Top of SOURCE DATA

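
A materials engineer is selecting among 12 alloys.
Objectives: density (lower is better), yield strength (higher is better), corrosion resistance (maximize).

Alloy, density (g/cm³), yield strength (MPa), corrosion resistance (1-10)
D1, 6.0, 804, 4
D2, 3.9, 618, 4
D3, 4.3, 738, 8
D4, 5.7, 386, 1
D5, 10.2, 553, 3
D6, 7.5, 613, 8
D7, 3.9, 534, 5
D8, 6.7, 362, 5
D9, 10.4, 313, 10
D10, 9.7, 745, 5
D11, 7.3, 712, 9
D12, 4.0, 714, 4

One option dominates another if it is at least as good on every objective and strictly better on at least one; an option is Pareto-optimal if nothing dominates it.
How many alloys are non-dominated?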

Bottom of SOURCE DATA

> PROBLEM STATEMENT: Every record must be transcribed precisely, down to the last character.

> OUTPUT OF THE EXERCISE:
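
A materials engineer is selecting among 12 alloys.
Objectives: density (lower is better), yield strength (higher is better), corrosion resistance (maximize).

Alloy, density (g/cm³), yield strength (MPa), corrosion resistance (1-10)
D1, 6.0, 804, 4
D2, 3.9, 618, 4
D3, 4.3, 738, 8
D4, 5.7, 386, 1
D5, 10.2, 553, 3
D6, 7.5, 613, 8
D7, 3.9, 534, 5
D8, 6.7, 362, 5
D9, 10.4, 313, 10
D10, 9.7, 745, 5
D11, 7.3, 712, 9
D12, 4.0, 714, 4

One option dominates another if it is at least as good on every objective and strictly better on at least one; an option is Pareto-optimal if nothing dominates it.
How many alloys are non-dominated?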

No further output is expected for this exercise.